▶ What to produce
Go through the material and set down every line without alteration.

▶ Entries supplied

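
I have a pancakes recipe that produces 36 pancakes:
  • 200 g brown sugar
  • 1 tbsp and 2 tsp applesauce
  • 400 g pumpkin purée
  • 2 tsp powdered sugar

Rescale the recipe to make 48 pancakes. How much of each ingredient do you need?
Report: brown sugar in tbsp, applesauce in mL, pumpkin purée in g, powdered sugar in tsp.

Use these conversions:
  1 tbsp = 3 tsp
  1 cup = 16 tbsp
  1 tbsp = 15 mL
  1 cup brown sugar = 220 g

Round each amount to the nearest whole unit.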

▶ Expected output
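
I have a pancakes recipe that produces 36 pancakes:
  • 200 g brown sugar
  • 1 tbsp and 2 tsp applesauce
  • 400 g pumpkin purée
  • 2 tsp powdered sugar

Rescale the recipe to make 48 pancakes. How much of each ingredient do you need?
Report: brown sugar in tbsp, applesauce in mL, pumpkin purée in g, powdered sugar in tsp.

Use these conversions:
  1 tbsp = 3 tsp
  1 cup = 16 tbsp
  1 tbsp = 15 mL
  1 cup brown sugar = 220 g

Round each amount to the nearest whole unit.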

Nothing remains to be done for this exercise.